TASK GOAL:
Each entry must appear in the answer exactly as it does here.

MATERIAL TO PROCESS:
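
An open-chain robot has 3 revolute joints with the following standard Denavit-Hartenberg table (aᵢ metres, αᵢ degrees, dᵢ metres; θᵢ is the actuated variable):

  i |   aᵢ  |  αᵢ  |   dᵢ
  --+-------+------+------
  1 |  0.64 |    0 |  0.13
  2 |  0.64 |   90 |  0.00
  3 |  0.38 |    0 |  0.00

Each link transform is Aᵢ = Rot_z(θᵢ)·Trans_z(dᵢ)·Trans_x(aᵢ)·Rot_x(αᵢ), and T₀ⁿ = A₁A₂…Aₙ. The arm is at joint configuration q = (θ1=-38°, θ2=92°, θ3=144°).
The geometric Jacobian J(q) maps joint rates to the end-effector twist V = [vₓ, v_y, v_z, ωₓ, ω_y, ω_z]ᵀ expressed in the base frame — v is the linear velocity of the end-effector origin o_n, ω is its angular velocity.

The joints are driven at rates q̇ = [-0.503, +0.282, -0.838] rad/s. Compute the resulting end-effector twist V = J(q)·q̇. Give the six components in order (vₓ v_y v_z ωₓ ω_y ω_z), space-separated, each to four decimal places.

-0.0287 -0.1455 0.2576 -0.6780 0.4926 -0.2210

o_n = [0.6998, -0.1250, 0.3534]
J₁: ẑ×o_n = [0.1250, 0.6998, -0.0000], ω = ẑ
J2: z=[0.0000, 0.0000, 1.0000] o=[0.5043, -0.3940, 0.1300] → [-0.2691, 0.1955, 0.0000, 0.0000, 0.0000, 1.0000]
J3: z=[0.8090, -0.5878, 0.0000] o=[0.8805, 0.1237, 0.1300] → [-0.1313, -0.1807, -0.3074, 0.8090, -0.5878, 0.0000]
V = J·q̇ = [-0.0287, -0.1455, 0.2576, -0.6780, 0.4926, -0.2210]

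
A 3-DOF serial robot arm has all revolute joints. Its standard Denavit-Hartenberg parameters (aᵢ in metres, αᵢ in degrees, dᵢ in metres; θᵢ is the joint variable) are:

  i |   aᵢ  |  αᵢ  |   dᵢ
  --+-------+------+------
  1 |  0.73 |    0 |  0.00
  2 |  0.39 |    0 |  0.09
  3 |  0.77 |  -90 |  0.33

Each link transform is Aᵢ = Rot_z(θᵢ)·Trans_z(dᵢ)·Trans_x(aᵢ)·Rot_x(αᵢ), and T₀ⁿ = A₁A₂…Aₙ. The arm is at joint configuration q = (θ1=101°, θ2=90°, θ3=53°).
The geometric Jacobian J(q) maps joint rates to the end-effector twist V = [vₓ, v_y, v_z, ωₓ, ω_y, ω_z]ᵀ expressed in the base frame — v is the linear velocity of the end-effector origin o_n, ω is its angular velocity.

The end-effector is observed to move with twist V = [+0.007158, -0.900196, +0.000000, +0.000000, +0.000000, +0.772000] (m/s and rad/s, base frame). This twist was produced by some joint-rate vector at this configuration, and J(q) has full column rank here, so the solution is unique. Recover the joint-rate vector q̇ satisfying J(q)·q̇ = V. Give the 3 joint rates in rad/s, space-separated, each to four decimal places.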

FINISHED EXERCISE:
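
An open-chain robot has 3 revolute joints with the following standard Denavit-Hartenberg table (aᵢ metres, αᵢ degrees, dᵢ metres; θᵢ is the actuated variable):

  i |   aᵢ  |  αᵢ  |   dᵢ
  --+-------+------+------
  1 |  0.64 |    0 |  0.13
  2 |  0.64 |   90 |  0.00
  3 |  0.38 |    0 |  0.00

Each link transform is Aᵢ = Rot_z(θᵢ)·Trans_z(dᵢ)·Trans_x(aᵢ)·Rot_x(αᵢ), and T₀ⁿ = A₁A₂…Aₙ. The arm is at joint configuration q = (θ1=-38°, θ2=92°, θ3=144°).
The geometric Jacobian J(q) maps joint rates to the end-effector twist V = [vₓ, v_y, v_z, ωₓ, ω_y, ω_z]ᵀ expressed in the base frame — v is the linear velocity of the end-effector origin o_n, ω is its angular velocity.

The joints are driven at rates q̇ = [-0.503, +0.282, -0.838] rad/s. Compute the resulting end-effector twist V = J(q)·q̇. Give the six components in order (vₓ v_y v_z ωₓ ω_y ω_z), space-separated, each to four decimal places.

-0.0287 -0.1455 0.2576 -0.6780 0.4926 -0.2210

o_n = [0.6998, -0.1250, 0.3534]
J₁: ẑ×o_n = [0.1250, 0.6998, -0.0000], ω = ẑ
J2: z=[0.0000, 0.0000, 1.0000] o=[0.5043, -0.3940, 0.1300] → [-0.2691, 0.1955, 0.0000, 0.0000, 0.0000, 1.0000]
J3: z=[0.8090, -0.5878, 0.0000] o=[0.8805, 0.1237, 0.1300] → [-0.1313, -0.1807, -0.3074, 0.8090, -0.5878, 0.0000]
V = J·q̇ = [-0.0287, -0.1455, 0.2576, -0.6780, 0.4926, -0.2210]

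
A 3-DOF serial robot arm has all revolute joints. Its standard Denavit-Hartenberg parameters (aᵢ in metres, αᵢ in degrees, dᵢ in metres; θᵢ is the joint variable) are:

  i |   aᵢ  |  αᵢ  |   dᵢ
  --+-------+------+------
  1 |  0.73 |    0 |  0.00
  2 |  0.39 |    0 |  0.09
  3 |  0.77 |  -90 |  0.33

Each link transform is Aᵢ = Rot_z(θᵢ)·Trans_z(dᵢ)·Trans_x(aᵢ)·Rot_x(αᵢ), and T₀ⁿ = A₁A₂…Aₙ. The arm is at joint configuration q = (θ1=101°, θ2=90°, θ3=53°).
The geometric Jacobian J(q) maps joint rates to the end-effector twist V = [vₓ, v_y, v_z, ωₓ, ω_y, ω_z]ᵀ expressed in the base frame — v is the linear velocity of the end-effector origin o_n, ω is its angular velocity.

The end-effector is observed to move with twist V = [+0.007158, -0.900196, +0.000000, +0.000000, +0.000000, +0.772000] (m/s and rad/s, base frame). This twist was produced by some joint-rate vector at this configuration, and J(q) has full column rank here, so the solution is unique. Recover the joint-rate vector q̇ satisfying J(q)·q̇ = V. Give the 3 joint rates in rad/s, space-separated, each to four decimal places.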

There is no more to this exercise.